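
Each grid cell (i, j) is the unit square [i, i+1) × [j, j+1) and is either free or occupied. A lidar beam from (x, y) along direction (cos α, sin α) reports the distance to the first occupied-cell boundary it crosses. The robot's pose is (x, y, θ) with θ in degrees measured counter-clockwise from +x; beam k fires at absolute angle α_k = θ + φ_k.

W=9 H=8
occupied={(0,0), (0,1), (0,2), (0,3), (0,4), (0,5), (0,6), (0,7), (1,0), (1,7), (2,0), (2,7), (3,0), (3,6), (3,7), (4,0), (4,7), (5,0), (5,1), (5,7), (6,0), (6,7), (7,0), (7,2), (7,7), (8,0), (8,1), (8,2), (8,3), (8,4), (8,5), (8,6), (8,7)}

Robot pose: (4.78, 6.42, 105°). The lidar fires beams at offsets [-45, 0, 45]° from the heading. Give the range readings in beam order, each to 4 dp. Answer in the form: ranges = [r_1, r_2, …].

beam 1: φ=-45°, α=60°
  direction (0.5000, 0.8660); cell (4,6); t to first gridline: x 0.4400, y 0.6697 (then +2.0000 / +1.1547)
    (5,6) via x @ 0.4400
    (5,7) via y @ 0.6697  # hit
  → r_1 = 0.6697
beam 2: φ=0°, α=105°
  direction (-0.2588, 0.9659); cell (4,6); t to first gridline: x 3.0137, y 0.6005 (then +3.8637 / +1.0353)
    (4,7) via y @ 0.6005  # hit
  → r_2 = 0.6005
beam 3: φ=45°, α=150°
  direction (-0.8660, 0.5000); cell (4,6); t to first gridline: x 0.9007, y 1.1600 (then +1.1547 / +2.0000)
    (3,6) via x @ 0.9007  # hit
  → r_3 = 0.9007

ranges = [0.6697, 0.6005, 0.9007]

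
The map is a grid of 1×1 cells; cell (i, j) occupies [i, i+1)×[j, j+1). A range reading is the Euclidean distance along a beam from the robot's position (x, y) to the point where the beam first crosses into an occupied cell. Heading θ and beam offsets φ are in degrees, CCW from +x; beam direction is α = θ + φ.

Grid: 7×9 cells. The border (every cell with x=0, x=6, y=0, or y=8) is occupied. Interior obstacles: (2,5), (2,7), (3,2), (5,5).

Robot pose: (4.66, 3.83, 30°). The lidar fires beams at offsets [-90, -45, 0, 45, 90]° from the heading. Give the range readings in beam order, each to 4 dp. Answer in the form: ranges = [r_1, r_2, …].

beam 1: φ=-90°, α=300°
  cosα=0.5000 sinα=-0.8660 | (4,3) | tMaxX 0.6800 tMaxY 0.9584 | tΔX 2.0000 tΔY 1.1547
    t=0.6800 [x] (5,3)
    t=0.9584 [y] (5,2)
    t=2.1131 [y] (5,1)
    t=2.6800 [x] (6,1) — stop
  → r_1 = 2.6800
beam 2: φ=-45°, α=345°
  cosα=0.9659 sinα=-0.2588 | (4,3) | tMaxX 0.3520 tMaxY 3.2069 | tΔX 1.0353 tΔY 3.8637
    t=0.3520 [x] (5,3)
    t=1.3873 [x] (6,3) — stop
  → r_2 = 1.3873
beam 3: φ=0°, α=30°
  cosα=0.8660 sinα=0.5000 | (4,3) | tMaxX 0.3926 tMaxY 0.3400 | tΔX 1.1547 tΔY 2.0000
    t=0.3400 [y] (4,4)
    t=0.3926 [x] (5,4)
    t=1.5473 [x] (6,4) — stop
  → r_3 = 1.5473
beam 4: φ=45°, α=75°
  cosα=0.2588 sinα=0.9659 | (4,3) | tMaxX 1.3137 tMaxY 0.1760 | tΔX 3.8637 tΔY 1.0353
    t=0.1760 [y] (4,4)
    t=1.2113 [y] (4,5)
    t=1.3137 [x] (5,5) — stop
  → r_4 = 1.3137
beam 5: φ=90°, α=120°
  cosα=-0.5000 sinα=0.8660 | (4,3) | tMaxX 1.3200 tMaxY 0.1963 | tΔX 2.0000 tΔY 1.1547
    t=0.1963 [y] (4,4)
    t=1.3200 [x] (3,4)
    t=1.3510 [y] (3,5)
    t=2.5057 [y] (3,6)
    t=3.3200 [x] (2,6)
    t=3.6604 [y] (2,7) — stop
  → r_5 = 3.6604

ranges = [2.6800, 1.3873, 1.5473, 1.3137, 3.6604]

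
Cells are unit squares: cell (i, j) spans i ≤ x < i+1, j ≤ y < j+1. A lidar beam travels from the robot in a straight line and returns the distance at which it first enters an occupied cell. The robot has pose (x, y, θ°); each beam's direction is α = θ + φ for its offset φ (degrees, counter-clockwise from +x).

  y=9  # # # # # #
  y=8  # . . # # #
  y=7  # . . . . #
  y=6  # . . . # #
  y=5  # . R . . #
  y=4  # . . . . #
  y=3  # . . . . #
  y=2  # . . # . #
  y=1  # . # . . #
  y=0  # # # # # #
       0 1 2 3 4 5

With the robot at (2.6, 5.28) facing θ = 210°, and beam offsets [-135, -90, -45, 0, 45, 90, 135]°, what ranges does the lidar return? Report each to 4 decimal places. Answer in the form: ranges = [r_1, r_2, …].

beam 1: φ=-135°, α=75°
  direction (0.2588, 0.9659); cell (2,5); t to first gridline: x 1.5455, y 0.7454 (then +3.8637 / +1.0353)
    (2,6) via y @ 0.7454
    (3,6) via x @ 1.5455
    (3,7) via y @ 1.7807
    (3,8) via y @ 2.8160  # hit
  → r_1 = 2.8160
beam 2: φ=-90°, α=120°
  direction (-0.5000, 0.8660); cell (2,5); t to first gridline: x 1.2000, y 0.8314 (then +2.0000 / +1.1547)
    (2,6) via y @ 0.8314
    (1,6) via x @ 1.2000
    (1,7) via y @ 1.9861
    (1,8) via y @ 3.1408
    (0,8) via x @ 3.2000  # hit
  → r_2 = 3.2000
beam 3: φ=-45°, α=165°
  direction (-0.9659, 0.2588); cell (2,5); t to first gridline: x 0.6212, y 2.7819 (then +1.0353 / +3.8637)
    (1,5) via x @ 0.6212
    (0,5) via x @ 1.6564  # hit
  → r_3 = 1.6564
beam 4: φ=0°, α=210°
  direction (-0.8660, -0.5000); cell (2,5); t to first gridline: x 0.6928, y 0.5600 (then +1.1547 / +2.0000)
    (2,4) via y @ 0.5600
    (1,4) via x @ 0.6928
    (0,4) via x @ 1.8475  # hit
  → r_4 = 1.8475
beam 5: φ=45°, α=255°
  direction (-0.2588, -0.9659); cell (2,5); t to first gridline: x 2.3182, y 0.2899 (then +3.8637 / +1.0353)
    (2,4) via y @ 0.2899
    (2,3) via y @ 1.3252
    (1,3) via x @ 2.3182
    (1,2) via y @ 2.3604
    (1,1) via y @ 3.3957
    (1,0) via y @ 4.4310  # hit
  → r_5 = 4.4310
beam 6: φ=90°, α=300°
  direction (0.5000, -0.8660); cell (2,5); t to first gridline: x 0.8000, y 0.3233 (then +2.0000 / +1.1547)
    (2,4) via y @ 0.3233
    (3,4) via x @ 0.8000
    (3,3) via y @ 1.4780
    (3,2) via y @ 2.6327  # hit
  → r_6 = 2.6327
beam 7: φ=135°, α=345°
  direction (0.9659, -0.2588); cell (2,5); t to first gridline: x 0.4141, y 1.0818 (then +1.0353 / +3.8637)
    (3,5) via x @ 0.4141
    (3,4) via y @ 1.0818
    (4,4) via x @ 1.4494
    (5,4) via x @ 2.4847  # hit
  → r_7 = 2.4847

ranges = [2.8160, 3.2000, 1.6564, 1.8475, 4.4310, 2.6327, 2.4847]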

### Task prompt
What this exercise calls for is a precise transcription of the material above.

### Solution to the exercise
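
Each grid cell (i, j) is the unit square [i, i+1) × [j, j+1) and is either free or occupied. A lidar beam from (x, y) along direction (cos α, sin α) reports the distance to the first occupied-cell boundary it crosses. The robot's pose is (x, y, θ) with θ in degrees measured counter-clockwise from +x; beam k fires at absolute angle α_k = θ + φ_k.

W=9 H=8
occupied={(0,0), (0,1), (0,2), (0,3), (0,4), (0,5), (0,6), (0,7), (1,0), (1,7), (2,0), (2,7), (3,0), (3,6), (3,7), (4,0), (4,7), (5,0), (5,1), (5,7), (6,0), (6,7), (7,0), (7,2), (7,7), (8,0), (8,1), (8,2), (8,3), (8,4), (8,5), (8,6), (8,7)}

Robot pose: (4.78, 6.42, 105°). The lidar fires beams at offsets [-45, 0, 45]° from the heading. Give the range readings in beam order, each to 4 dp. Answer in the form: ranges = [r_1, r_2, …].

beam 1: φ=-45°, α=60°
  direction (0.5000, 0.8660); cell (4,6); t to first gridline: x 0.4400, y 0.6697 (then +2.0000 / +1.1547)
    (5,6) via x @ 0.4400
    (5,7) via y @ 0.6697  # hit
  → r_1 = 0.6697
beam 2: φ=0°, α=105°
  direction (-0.2588, 0.9659); cell (4,6); t to first gridline: x 3.0137, y 0.6005 (then +3.8637 / +1.0353)
    (4,7) via y @ 0.6005  # hit
  → r_2 = 0.6005
beam 3: φ=45°, α=150°
  direction (-0.8660, 0.5000); cell (4,6); t to first gridline: x 0.9007, y 1.1600 (then +1.1547 / +2.0000)
    (3,6) via x @ 0.9007  # hit
  → r_3 = 0.9007

ranges = [0.6697, 0.6005, 0.9007]

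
The map is a grid of 1×1 cells; cell (i, j) occupies [i, i+1)×[j, j+1). A range reading is the Euclidean distance along a beam from the robot's position (x, y) to the point where the beam first crosses into an occupied cell. Heading θ and beam offsets φ are in degrees, CCW from +x; beam direction is α = θ + φ.

Grid: 7×9 cells. The border (every cell with x=0, x=6, y=0, or y=8) is occupied. Interior obstacles: (2,5), (2,7), (3,2), (5,5).

Robot pose: (4.66, 3.83, 30°). The lidar fires beams at offsets [-90, -45, 0, 45, 90]° from the heading. Give the range readings in beam order, each to 4 dp. Answer in the form: ranges = [r_1, r_2, …].

beam 1: φ=-90°, α=300°
  cosα=0.5000 sinα=-0.8660 | (4,3) | tMaxX 0.6800 tMaxY 0.9584 | tΔX 2.0000 tΔY 1.1547
    t=0.6800 [x] (5,3)
    t=0.9584 [y] (5,2)
    t=2.1131 [y] (5,1)
    t=2.6800 [x] (6,1) — stop
  → r_1 = 2.6800
beam 2: φ=-45°, α=345°
  cosα=0.9659 sinα=-0.2588 | (4,3) | tMaxX 0.3520 tMaxY 3.2069 | tΔX 1.0353 tΔY 3.8637
    t=0.3520 [x] (5,3)
    t=1.3873 [x] (6,3) — stop
  → r_2 = 1.3873
beam 3: φ=0°, α=30°
  cosα=0.8660 sinα=0.5000 | (4,3) | tMaxX 0.3926 tMaxY 0.3400 | tΔX 1.1547 tΔY 2.0000
    t=0.3400 [y] (4,4)
    t=0.3926 [x] (5,4)
    t=1.5473 [x] (6,4) — stop
  → r_3 = 1.5473
beam 4: φ=45°, α=75°
  cosα=0.2588 sinα=0.9659 | (4,3) | tMaxX 1.3137 tMaxY 0.1760 | tΔX 3.8637 tΔY 1.0353
    t=0.1760 [y] (4,4)
    t=1.2113 [y] (4,5)
    t=1.3137 [x] (5,5) — stop
  → r_4 = 1.3137
beam 5: φ=90°, α=120°
  cosα=-0.5000 sinα=0.8660 | (4,3) | tMaxX 1.3200 tMaxY 0.1963 | tΔX 2.0000 tΔY 1.1547
    t=0.1963 [y] (4,4)
    t=1.3200 [x] (3,4)
    t=1.3510 [y] (3,5)
    t=2.5057 [y] (3,6)
    t=3.3200 [x] (2,6)
    t=3.6604 [y] (2,7) — stop
  → r_5 = 3.6604

ranges = [2.6800, 1.3873, 1.5473, 1.3137, 3.6604]

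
Cells are unit squares: cell (i, j) spans i ≤ x < i+1, j ≤ y < j+1. A lidar beam travels from the robot in a straight line and returns the distance at which it first enters an occupied cell. The robot has pose (x, y, θ°); each beam's direction is α = θ + φ for its offset φ (degrees, counter-clockwise from +x).

  y=9  # # # # # #
  y=8  # . . # # #
  y=7  # . . . . #
  y=6  # . . . # #
  y=5  # . R . . #
  y=4  # . . . . #
  y=3  # . . . . #
  y=2  # . . # . #
  y=1  # . # . . #
  y=0  # # # # # #
       0 1 2 3 4 5

With the robot at (2.6, 5.28) facing θ = 210°, and beam offsets [-135, -90, -45, 0, 45, 90, 135]°, what ranges does the lidar return? Report each to 4 decimal places. Answer in the form: ranges = [r_1, r_2, …].

beam 1: φ=-135°, α=75°
  direction (0.2588, 0.9659); cell (2,5); t to first gridline: x 1.5455, y 0.7454 (then +3.8637 / +1.0353)
    (2,6) via y @ 0.7454
    (3,6) via x @ 1.5455
    (3,7) via y @ 1.7807
    (3,8) via y @ 2.8160  # hit
  → r_1 = 2.8160
beam 2: φ=-90°, α=120°
  direction (-0.5000, 0.8660); cell (2,5); t to first gridline: x 1.2000, y 0.8314 (then +2.0000 / +1.1547)
    (2,6) via y @ 0.8314
    (1,6) via x @ 1.2000
    (1,7) via y @ 1.9861
    (1,8) via y @ 3.1408
    (0,8) via x @ 3.2000  # hit
  → r_2 = 3.2000
beam 3: φ=-45°, α=165°
  direction (-0.9659, 0.2588); cell (2,5); t to first gridline: x 0.6212, y 2.7819 (then +1.0353 / +3.8637)
    (1,5) via x @ 0.6212
    (0,5) via x @ 1.6564  # hit
  → r_3 = 1.6564
beam 4: φ=0°, α=210°
  direction (-0.8660, -0.5000); cell (2,5); t to first gridline: x 0.6928, y 0.5600 (then +1.1547 / +2.0000)
    (2,4) via y @ 0.5600
    (1,4) via x @ 0.6928
    (0,4) via x @ 1.8475  # hit
  → r_4 = 1.8475
beam 5: φ=45°, α=255°
  direction (-0.2588, -0.9659); cell (2,5); t to first gridline: x 2.3182, y 0.2899 (then +3.8637 / +1.0353)
    (2,4) via y @ 0.2899
    (2,3) via y @ 1.3252
    (1,3) via x @ 2.3182
    (1,2) via y @ 2.3604
    (1,1) via y @ 3.3957
    (1,0) via y @ 4.4310  # hit
  → r_5 = 4.4310
beam 6: φ=90°, α=300°
  direction (0.5000, -0.8660); cell (2,5); t to first gridline: x 0.8000, y 0.3233 (then +2.0000 / +1.1547)
    (2,4) via y @ 0.3233
    (3,4) via x @ 0.8000
    (3,3) via y @ 1.4780
    (3,2) via y @ 2.6327  # hit
  → r_6 = 2.6327
beam 7: φ=135°, α=345°
  direction (0.9659, -0.2588); cell (2,5); t to first gridline: x 0.4141, y 1.0818 (then +1.0353 / +3.8637)
    (3,5) via x @ 0.4141
    (3,4) via y @ 1.0818
    (4,4) via x @ 1.4494
    (5,4) via x @ 2.4847  # hit
  → r_7 = 2.4847

ranges = [2.8160, 3.2000, 1.6564, 1.8475, 4.4310, 2.6327, 2.4847]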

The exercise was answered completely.